Top of MATERIAL FOR THIS EXERCISE

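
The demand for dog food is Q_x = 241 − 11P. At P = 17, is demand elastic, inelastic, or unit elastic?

At P = 17, Q_x = 54.
dQ_x/dP = −11.
Point elasticity E = (dQ_x/dP)·(P/Q_x) = -11 × 17/54 ≈ -3.463.
|E| ≈ 3.463 > 1, so demand is elastic.

elastic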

Bottom of MATERIAL FOR THIS EXERCISE

Retype all the data, keeping every character the same.

*ANSWER TO THE PROBLEM*:
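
The demand for dog food is Q_x = 241 − 11P. At P = 17, is demand elastic, inelastic, or unit elastic?

At P = 17, Q_x = 54.
dQ_x/dP = −11.
Point elasticity E = (dQ_x/dP)·(P/Q_x) = -11 × 17/54 ≈ -3.463.
|E| ≈ 3.463 > 1, so demand is elastic.

elastic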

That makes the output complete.